■ EXERCISE AIM: Output the records exactly, every one of them.

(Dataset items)
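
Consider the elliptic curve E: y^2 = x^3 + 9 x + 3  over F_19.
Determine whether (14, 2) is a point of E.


Check whether y^2 = x^3 + 9 x + 3 (mod 19) for (x, y) = (14, 2).
LHS: y^2 = 2^2 mod 19 = 4
RHS: x^3 + 9 x + 3 = 14^3 + 9*14 + 3 mod 19 = 4
LHS = RHS

Yes, on the curve


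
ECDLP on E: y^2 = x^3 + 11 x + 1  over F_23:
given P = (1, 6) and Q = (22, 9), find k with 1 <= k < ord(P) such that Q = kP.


Enumerate multiples of P until we hit Q = (22, 9):
  1P = (1, 6)
  2P = (0, 22)
  3P = (2, 10)
  4P = (13, 15)
  5P = (11, 21)
  6P = (19, 13)
  7P = (16, 15)
  8P = (22, 9)
Match found at i = 8.

k = 8


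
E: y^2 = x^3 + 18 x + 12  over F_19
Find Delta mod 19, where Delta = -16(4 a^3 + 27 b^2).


4 a^3 + 27 b^2 = 4*18^3 + 27*12^2 = 23328 + 3888 = 27216
Delta = -16 * (27216) = -435456
Delta mod 19 = 5

Delta = 5 (mod 19)


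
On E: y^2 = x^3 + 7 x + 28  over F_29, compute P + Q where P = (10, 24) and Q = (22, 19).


P != Q, so use the chord formula.
s = (y2 - y1) / (x2 - x1) = (24) / (12) mod 29 = 2
x3 = s^2 - x1 - x2 mod 29 = 2^2 - 10 - 22 = 1
y3 = s (x1 - x3) - y1 mod 29 = 2 * (10 - 1) - 24 = 23

P + Q = (1, 23)


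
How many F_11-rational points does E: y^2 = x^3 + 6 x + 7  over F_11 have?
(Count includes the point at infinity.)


For each x in F_11, count y with y^2 = x^3 + 6 x + 7 mod 11:
  x = 1: RHS = 3, y in [5, 6]  -> 2 point(s)
  x = 2: RHS = 5, y in [4, 7]  -> 2 point(s)
  x = 9: RHS = 9, y in [3, 8]  -> 2 point(s)
  x = 10: RHS = 0, y in [0]  -> 1 point(s)
Affine points: 7. Add the point at infinity: total = 8.

#E(F_11) = 8


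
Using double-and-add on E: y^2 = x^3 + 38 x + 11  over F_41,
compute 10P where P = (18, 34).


k = 10 = 1010_2 (binary, LSB first: 0101)
Double-and-add from P = (18, 34):
  bit 0 = 0: acc unchanged = O
  bit 1 = 1: acc = O + (21, 36) = (21, 36)
  bit 2 = 0: acc unchanged = (21, 36)
  bit 3 = 1: acc = (21, 36) + (37, 0) = (6, 2)

10P = (6, 2)


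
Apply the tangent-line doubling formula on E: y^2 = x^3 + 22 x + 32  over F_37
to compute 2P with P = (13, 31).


Doubling: s = (3 x1^2 + a) / (2 y1)
s = (3*13^2 + 22) / (2*31) mod 37 = 33
x3 = s^2 - 2 x1 mod 37 = 33^2 - 2*13 = 27
y3 = s (x1 - x3) - y1 mod 37 = 33 * (13 - 27) - 31 = 25

2P = (27, 25)


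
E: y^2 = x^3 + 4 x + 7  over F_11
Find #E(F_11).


For each x in F_11, count y with y^2 = x^3 + 4 x + 7 mod 11:
  x = 1: RHS = 1, y in [1, 10]  -> 2 point(s)
  x = 2: RHS = 1, y in [1, 10]  -> 2 point(s)
  x = 5: RHS = 9, y in [3, 8]  -> 2 point(s)
  x = 6: RHS = 5, y in [4, 7]  -> 2 point(s)
  x = 7: RHS = 4, y in [2, 9]  -> 2 point(s)
  x = 8: RHS = 1, y in [1, 10]  -> 2 point(s)
Affine points: 12. Add the point at infinity: total = 13.

#E(F_11) = 13


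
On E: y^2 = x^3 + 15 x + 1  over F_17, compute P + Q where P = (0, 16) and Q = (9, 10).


P != Q, so use the chord formula.
s = (y2 - y1) / (x2 - x1) = (11) / (9) mod 17 = 5
x3 = s^2 - x1 - x2 mod 17 = 5^2 - 0 - 9 = 16
y3 = s (x1 - x3) - y1 mod 17 = 5 * (0 - 16) - 16 = 6

P + Q = (16, 6)


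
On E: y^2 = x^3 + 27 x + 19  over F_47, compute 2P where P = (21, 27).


Doubling: s = (3 x1^2 + a) / (2 y1)
s = (3*21^2 + 27) / (2*27) mod 47 = 25
x3 = s^2 - 2 x1 mod 47 = 25^2 - 2*21 = 19
y3 = s (x1 - x3) - y1 mod 47 = 25 * (21 - 19) - 27 = 23

2P = (19, 23)


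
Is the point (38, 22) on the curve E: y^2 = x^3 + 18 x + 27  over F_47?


Check whether y^2 = x^3 + 18 x + 27 (mod 47) for (x, y) = (38, 22).
LHS: y^2 = 22^2 mod 47 = 14
RHS: x^3 + 18 x + 27 = 38^3 + 18*38 + 27 mod 47 = 29
LHS != RHS

No, not on the curve


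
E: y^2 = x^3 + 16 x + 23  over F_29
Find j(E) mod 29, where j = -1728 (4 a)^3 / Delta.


Delta = -16(4 a^3 + 27 b^2) mod 29 = 8
-1728 * (4 a)^3 = -1728 * (4*16)^3 mod 29 = 11
j = 11 * 8^(-1) mod 29 = 5

j = 5 (mod 29)


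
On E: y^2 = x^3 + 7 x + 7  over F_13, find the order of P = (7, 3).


Compute successive multiples of P until we hit O:
  1P = (7, 3)
  2P = (2, 4)
  3P = (3, 4)
  4P = (12, 8)
  5P = (8, 9)
  6P = (8, 4)
  7P = (12, 5)
  8P = (3, 9)
  ... (continuing to 11P)
  11P = O

ord(P) = 11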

■ SOLUTION FOR THIS PROBLEM:
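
Consider the elliptic curve E: y^2 = x^3 + 9 x + 3  over F_19.
Determine whether (14, 2) is a point of E.


Check whether y^2 = x^3 + 9 x + 3 (mod 19) for (x, y) = (14, 2).
LHS: y^2 = 2^2 mod 19 = 4
RHS: x^3 + 9 x + 3 = 14^3 + 9*14 + 3 mod 19 = 4
LHS = RHS

Yes, on the curve


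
ECDLP on E: y^2 = x^3 + 11 x + 1  over F_23:
given P = (1, 6) and Q = (22, 9), find k with 1 <= k < ord(P) such that Q = kP.


Enumerate multiples of P until we hit Q = (22, 9):
  1P = (1, 6)
  2P = (0, 22)
  3P = (2, 10)
  4P = (13, 15)
  5P = (11, 21)
  6P = (19, 13)
  7P = (16, 15)
  8P = (22, 9)
Match found at i = 8.

k = 8


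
E: y^2 = x^3 + 18 x + 12  over F_19
Find Delta mod 19, where Delta = -16(4 a^3 + 27 b^2).


4 a^3 + 27 b^2 = 4*18^3 + 27*12^2 = 23328 + 3888 = 27216
Delta = -16 * (27216) = -435456
Delta mod 19 = 5

Delta = 5 (mod 19)


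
On E: y^2 = x^3 + 7 x + 28  over F_29, compute P + Q where P = (10, 24) and Q = (22, 19).


P != Q, so use the chord formula.
s = (y2 - y1) / (x2 - x1) = (24) / (12) mod 29 = 2
x3 = s^2 - x1 - x2 mod 29 = 2^2 - 10 - 22 = 1
y3 = s (x1 - x3) - y1 mod 29 = 2 * (10 - 1) - 24 = 23

P + Q = (1, 23)


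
How many F_11-rational points does E: y^2 = x^3 + 6 x + 7  over F_11 have?
(Count includes the point at infinity.)


For each x in F_11, count y with y^2 = x^3 + 6 x + 7 mod 11:
  x = 1: RHS = 3, y in [5, 6]  -> 2 point(s)
  x = 2: RHS = 5, y in [4, 7]  -> 2 point(s)
  x = 9: RHS = 9, y in [3, 8]  -> 2 point(s)
  x = 10: RHS = 0, y in [0]  -> 1 point(s)
Affine points: 7. Add the point at infinity: total = 8.

#E(F_11) = 8


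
Using double-and-add on E: y^2 = x^3 + 38 x + 11  over F_41,
compute 10P where P = (18, 34).


k = 10 = 1010_2 (binary, LSB first: 0101)
Double-and-add from P = (18, 34):
  bit 0 = 0: acc unchanged = O
  bit 1 = 1: acc = O + (21, 36) = (21, 36)
  bit 2 = 0: acc unchanged = (21, 36)
  bit 3 = 1: acc = (21, 36) + (37, 0) = (6, 2)

10P = (6, 2)


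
Apply the tangent-line doubling formula on E: y^2 = x^3 + 22 x + 32  over F_37
to compute 2P with P = (13, 31).


Doubling: s = (3 x1^2 + a) / (2 y1)
s = (3*13^2 + 22) / (2*31) mod 37 = 33
x3 = s^2 - 2 x1 mod 37 = 33^2 - 2*13 = 27
y3 = s (x1 - x3) - y1 mod 37 = 33 * (13 - 27) - 31 = 25

2P = (27, 25)


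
E: y^2 = x^3 + 4 x + 7  over F_11
Find #E(F_11).


For each x in F_11, count y with y^2 = x^3 + 4 x + 7 mod 11:
  x = 1: RHS = 1, y in [1, 10]  -> 2 point(s)
  x = 2: RHS = 1, y in [1, 10]  -> 2 point(s)
  x = 5: RHS = 9, y in [3, 8]  -> 2 point(s)
  x = 6: RHS = 5, y in [4, 7]  -> 2 point(s)
  x = 7: RHS = 4, y in [2, 9]  -> 2 point(s)
  x = 8: RHS = 1, y in [1, 10]  -> 2 point(s)
Affine points: 12. Add the point at infinity: total = 13.

#E(F_11) = 13


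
On E: y^2 = x^3 + 15 x + 1  over F_17, compute P + Q where P = (0, 16) and Q = (9, 10).


P != Q, so use the chord formula.
s = (y2 - y1) / (x2 - x1) = (11) / (9) mod 17 = 5
x3 = s^2 - x1 - x2 mod 17 = 5^2 - 0 - 9 = 16
y3 = s (x1 - x3) - y1 mod 17 = 5 * (0 - 16) - 16 = 6

P + Q = (16, 6)


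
On E: y^2 = x^3 + 27 x + 19  over F_47, compute 2P where P = (21, 27).


Doubling: s = (3 x1^2 + a) / (2 y1)
s = (3*21^2 + 27) / (2*27) mod 47 = 25
x3 = s^2 - 2 x1 mod 47 = 25^2 - 2*21 = 19
y3 = s (x1 - x3) - y1 mod 47 = 25 * (21 - 19) - 27 = 23

2P = (19, 23)


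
Is the point (38, 22) on the curve E: y^2 = x^3 + 18 x + 27  over F_47?


Check whether y^2 = x^3 + 18 x + 27 (mod 47) for (x, y) = (38, 22).
LHS: y^2 = 22^2 mod 47 = 14
RHS: x^3 + 18 x + 27 = 38^3 + 18*38 + 27 mod 47 = 29
LHS != RHS

No, not on the curve


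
E: y^2 = x^3 + 16 x + 23  over F_29
Find j(E) mod 29, where j = -1728 (4 a)^3 / Delta.


Delta = -16(4 a^3 + 27 b^2) mod 29 = 8
-1728 * (4 a)^3 = -1728 * (4*16)^3 mod 29 = 11
j = 11 * 8^(-1) mod 29 = 5

j = 5 (mod 29)


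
On E: y^2 = x^3 + 7 x + 7  over F_13, find the order of P = (7, 3).


Compute successive multiples of P until we hit O:
  1P = (7, 3)
  2P = (2, 4)
  3P = (3, 4)
  4P = (12, 8)
  5P = (8, 9)
  6P = (8, 4)
  7P = (12, 5)
  8P = (3, 9)
  ... (continuing to 11P)
  11P = O

ord(P) = 11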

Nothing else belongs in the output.